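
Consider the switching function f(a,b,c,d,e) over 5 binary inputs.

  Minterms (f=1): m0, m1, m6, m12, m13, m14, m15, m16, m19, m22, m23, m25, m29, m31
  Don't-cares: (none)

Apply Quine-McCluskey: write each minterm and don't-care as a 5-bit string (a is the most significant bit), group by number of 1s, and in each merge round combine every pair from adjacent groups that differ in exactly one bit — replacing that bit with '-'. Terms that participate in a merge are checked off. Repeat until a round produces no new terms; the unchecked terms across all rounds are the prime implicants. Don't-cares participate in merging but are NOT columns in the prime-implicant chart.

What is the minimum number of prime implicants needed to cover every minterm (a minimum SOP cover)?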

══════════════════════════════

# What the task asks
Print out the full listing above, word for word.

# Output for this exercise
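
Consider the switching function f(a,b,c,d,e) over 5 binary inputs.

  Minterms (f=1): m0, m1, m6, m12, m13, m14, m15, m16, m19, m22, m23, m25, m29, m31
  Don't-cares: (none)

Apply Quine-McCluskey: write each minterm and don't-care as a 5-bit string (a is the most significant bit), group by number of 1s, and in each merge round combine every pair from adjacent groups that differ in exactly one bit — replacing that bit with '-'. Terms that participate in a merge are checked off. Repeat until a round produces no new terms; the unchecked terms across all rounds are the prime implicants. Don't-cares participate in merging but are NOT columns in the prime-implicant chart.

What is the minimum number of prime implicants needed to cover every minterm (a minimum SOP cover)?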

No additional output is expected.